Task goal: Give again, word for word, every line in the entries below from the line with "Observed counts: [18, 36, 16]" up to and including the line with "H₀: row and column variables are independent. Do", and no other line.

=== Given data ===

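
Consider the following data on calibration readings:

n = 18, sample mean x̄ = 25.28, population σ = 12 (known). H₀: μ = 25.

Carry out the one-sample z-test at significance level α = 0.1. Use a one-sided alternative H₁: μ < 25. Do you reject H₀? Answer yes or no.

reject H₀: no

SE = σ/√n = 12/√18 = 2.8284
z = (x̄−μ₀)/SE = (25.28−25)/2.8284 = 0.0990
p-value (one-sided, H₁ less) = 0.53943
At α=0.1: p ≥ α → fail to reject H₀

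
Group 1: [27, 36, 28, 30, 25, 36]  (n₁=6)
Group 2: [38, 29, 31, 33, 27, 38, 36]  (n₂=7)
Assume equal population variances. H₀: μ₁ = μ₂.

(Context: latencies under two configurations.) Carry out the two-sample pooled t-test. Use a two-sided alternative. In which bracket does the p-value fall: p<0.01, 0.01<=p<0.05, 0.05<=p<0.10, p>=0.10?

x̄₁=30.333, s₁=4.676, n₁=6
x̄₂=33.143, s₂=4.375, n₂=7
s_p² = [5·4.676² + 6·4.375²]/11 = 20.3810
SE = √(s_p²·(1/6+1/7)) = 2.5117
t = (30.333−33.143)/2.5117 = -1.1186
df = 11
p-value (two-sided) = 0.28715
→ bracket: p>=0.10

p-value bracket: p>=0.10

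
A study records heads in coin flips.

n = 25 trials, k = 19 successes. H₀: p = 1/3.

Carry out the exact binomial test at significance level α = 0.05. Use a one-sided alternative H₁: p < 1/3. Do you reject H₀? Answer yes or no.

reject H₀: no

Exact binomial: n=25, k=19, p₀=1/3=0.3333
P(X≤19) from Σ C(n,i)·p₀^i·(1−p₀)^(n−i)
p-value (one-sided, H₁ less) = 1.00000
At α=0.05: p ≥ α → fail to reject H₀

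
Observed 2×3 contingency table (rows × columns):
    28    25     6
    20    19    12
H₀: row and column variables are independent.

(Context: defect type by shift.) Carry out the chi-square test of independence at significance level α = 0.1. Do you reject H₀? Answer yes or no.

reject H₀: no

Row totals [59, 51], col totals [48, 44, 18], n=110
χ² = (28−25.75)²/25.75 + (25−23.60)²/23.60 + (6−9.65)²/9.65 + (20−22.25)²/22.25 + (19−20.40)²/20.40 + (12−8.35)²/8.35 = 3.5887
df = 2
p-value (upper-tail) = 0.16624
At α=0.1: p ≥ α → fail to reject H₀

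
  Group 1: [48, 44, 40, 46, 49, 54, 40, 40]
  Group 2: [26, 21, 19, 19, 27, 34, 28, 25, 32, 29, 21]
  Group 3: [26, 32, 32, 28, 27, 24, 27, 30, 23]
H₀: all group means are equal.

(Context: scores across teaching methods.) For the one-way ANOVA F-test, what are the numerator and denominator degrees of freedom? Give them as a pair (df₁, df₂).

k = 3 groups, N = 28 total
df = (k−1, N−k) = (3−1, 28−3) = (2, 25)

degrees of freedom = [2, 25]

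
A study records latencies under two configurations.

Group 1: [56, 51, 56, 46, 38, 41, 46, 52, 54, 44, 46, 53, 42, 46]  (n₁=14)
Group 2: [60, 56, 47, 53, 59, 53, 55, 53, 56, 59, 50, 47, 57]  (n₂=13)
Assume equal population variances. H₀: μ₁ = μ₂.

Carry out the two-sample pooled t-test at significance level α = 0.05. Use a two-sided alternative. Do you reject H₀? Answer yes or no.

reject H₀: yes

x̄₁=47.929, s₁=5.757, n₁=14
x̄₂=54.231, s₂=4.285, n₂=13
s_p² = [13·5.757² + 12·4.285²]/25 = 26.0495
SE = √(s_p²·(1/14+1/13)) = 1.9658
t = (47.929−54.231)/1.9658 = -3.2059
df = 25
p-value (two-sided) = 0.00366
At α=0.05: p < α → reject H₀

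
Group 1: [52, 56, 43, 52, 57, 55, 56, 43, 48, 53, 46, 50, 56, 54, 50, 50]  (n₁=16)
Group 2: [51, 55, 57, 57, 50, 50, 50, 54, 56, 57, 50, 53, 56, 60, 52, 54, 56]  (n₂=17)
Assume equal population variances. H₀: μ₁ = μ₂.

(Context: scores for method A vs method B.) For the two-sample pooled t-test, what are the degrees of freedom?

degrees of freedom = 31

df = n₁ + n₂ − 2 = 16 + 17 − 2 = 31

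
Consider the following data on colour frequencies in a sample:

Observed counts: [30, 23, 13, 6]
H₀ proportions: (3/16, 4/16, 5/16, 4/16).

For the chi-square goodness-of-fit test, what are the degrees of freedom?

degrees of freedom = 3

df = k − 1 = 4 − 1 = 3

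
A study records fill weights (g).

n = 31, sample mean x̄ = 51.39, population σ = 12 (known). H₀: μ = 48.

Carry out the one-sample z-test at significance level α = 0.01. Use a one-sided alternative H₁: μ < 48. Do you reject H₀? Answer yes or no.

reject H₀: no

SE = σ/√n = 12/√31 = 2.1553
z = (x̄−μ₀)/SE = (51.39−48)/2.1553 = 1.5729
p-value (one-sided, H₁ less) = 0.94213
At α=0.01: p ≥ α → fail to reject H₀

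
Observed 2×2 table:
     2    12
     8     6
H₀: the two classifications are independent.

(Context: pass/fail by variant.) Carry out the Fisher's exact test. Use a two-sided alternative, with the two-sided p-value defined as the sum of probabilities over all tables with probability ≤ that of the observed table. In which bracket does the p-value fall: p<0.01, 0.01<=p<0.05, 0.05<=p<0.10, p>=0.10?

Margins: r₁=14, r₂=14, c₁=10, c₂=18, n=28
p_obs = C(14,2)·C(14,8)/C(28,10); sum pmf over tables with pmf ≤ p_obs
p-value (two-sided) = 0.04607
→ bracket: 0.01<=p<0.05

p-value bracket: 0.01<=p<0.05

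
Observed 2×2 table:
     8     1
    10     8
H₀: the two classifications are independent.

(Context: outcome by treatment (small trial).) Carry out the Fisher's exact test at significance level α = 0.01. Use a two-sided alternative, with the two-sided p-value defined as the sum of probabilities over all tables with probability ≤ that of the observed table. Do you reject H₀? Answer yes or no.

reject H₀: no

Margins: r₁=9, r₂=18, c₁=18, c₂=9, n=27
p_obs = C(9,8)·C(18,10)/C(27,18); sum pmf over tables with pmf ≤ p_obs
p-value (two-sided) = 0.19250
At α=0.01: p ≥ α → fail to reject H₀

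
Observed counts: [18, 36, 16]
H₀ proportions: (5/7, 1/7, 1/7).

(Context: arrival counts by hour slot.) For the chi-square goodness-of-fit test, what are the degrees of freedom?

degrees of freedom = 2

df = k − 1 = 3 − 1 = 2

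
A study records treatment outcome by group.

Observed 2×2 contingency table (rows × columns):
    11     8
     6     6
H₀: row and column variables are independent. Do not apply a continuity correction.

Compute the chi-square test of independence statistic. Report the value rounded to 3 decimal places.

Row totals [19, 12], col totals [17, 14], n=31
χ² = (11−10.42)²/10.42 + (8−8.58)²/8.58 + (6−6.58)²/6.58 + (6−5.42)²/5.42 = 0.1851
df = 1

test statistic = 0.185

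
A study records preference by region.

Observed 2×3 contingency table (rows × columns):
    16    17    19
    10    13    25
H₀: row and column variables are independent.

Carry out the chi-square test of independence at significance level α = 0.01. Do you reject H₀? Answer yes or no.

reject H₀: no

Row totals [52, 48], col totals [26, 30, 44], n=100
χ² = (16−13.52)²/13.52 + (17−15.60)²/15.60 + (19−22.88)²/22.88 + (10−12.48)²/12.48 + (13−14.40)²/14.40 + (25−21.12)²/21.12 = 2.5803
df = 2
p-value (upper-tail) = 0.27524
At α=0.01: p ≥ α → fail to reject H₀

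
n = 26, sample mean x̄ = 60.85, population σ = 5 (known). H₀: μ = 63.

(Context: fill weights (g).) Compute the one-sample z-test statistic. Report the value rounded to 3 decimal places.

SE = σ/√n = 5/√26 = 0.9806
z = (x̄−μ₀)/SE = (60.85−63)/0.9806 = -2.1926

test statistic = -2.193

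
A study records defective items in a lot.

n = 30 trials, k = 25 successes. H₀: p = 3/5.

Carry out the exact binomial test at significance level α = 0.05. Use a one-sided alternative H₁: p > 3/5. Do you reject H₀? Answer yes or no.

reject H₀: yes

Exact binomial: n=30, k=25, p₀=3/5=0.6000
P(X≥25) from Σ C(n,i)·p₀^i·(1−p₀)^(n−i)
p-value (one-sided, H₁ greater) = 0.00566
At α=0.05: p < α → reject H₀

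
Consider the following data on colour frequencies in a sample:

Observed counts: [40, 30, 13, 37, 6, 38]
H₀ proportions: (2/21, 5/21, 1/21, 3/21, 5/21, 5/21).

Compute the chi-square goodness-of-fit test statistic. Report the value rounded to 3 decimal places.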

===

Answer to the exercise:
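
Observed counts: [18, 36, 16]
H₀ proportions: (5/7, 1/7, 1/7).

(Context: arrival counts by hour slot.) For the chi-square goodness-of-fit test, what are the degrees of freedom?

degrees of freedom = 2

df = k − 1 = 3 − 1 = 2

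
A study records treatment outcome by group.

Observed 2×2 contingency table (rows × columns):
    11     8
     6     6
H₀: row and column variables are independent. Do not apply a continuity correction.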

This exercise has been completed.